* Stored data *
Segment Open

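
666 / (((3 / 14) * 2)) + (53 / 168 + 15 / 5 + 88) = 276413 / 168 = 1645.32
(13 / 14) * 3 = 39 / 14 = 2.79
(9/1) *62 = 558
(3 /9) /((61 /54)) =18 /61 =0.30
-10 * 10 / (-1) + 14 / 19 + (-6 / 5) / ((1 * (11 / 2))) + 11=116537 / 1045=111.52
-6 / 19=-0.32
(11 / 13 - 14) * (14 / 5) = -2394 / 65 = -36.83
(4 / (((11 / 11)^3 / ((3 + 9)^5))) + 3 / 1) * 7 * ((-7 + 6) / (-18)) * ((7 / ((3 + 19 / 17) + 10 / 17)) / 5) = 276370241 / 2400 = 115154.27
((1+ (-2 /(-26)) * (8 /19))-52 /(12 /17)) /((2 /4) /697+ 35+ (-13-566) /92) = -3451281928 /1364049843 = -2.53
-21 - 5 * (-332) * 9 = 14919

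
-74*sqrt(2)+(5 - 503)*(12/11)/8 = -74*sqrt(2) - 747/11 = -172.56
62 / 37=1.68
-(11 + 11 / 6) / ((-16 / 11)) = 847 / 96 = 8.82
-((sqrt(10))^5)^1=-100*sqrt(10)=-316.23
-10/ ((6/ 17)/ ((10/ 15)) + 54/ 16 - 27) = 1360/ 3141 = 0.43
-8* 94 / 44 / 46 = -94 / 253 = -0.37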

Segment Closed

* Problem to work on *
Would you please write out the entries again exactly?

* Answer section *
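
666 / (((3 / 14) * 2)) + (53 / 168 + 15 / 5 + 88) = 276413 / 168 = 1645.32
(13 / 14) * 3 = 39 / 14 = 2.79
(9/1) *62 = 558
(3 /9) /((61 /54)) =18 /61 =0.30
-10 * 10 / (-1) + 14 / 19 + (-6 / 5) / ((1 * (11 / 2))) + 11=116537 / 1045=111.52
-6 / 19=-0.32
(11 / 13 - 14) * (14 / 5) = -2394 / 65 = -36.83
(4 / (((11 / 11)^3 / ((3 + 9)^5))) + 3 / 1) * 7 * ((-7 + 6) / (-18)) * ((7 / ((3 + 19 / 17) + 10 / 17)) / 5) = 276370241 / 2400 = 115154.27
((1+ (-2 /(-26)) * (8 /19))-52 /(12 /17)) /((2 /4) /697+ 35+ (-13-566) /92) = -3451281928 /1364049843 = -2.53
-21 - 5 * (-332) * 9 = 14919

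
-74*sqrt(2)+(5 - 503)*(12/11)/8 = -74*sqrt(2) - 747/11 = -172.56
62 / 37=1.68
-(11 + 11 / 6) / ((-16 / 11)) = 847 / 96 = 8.82
-((sqrt(10))^5)^1=-100*sqrt(10)=-316.23
-10/ ((6/ 17)/ ((10/ 15)) + 54/ 16 - 27) = 1360/ 3141 = 0.43
-8* 94 / 44 / 46 = -94 / 253 = -0.37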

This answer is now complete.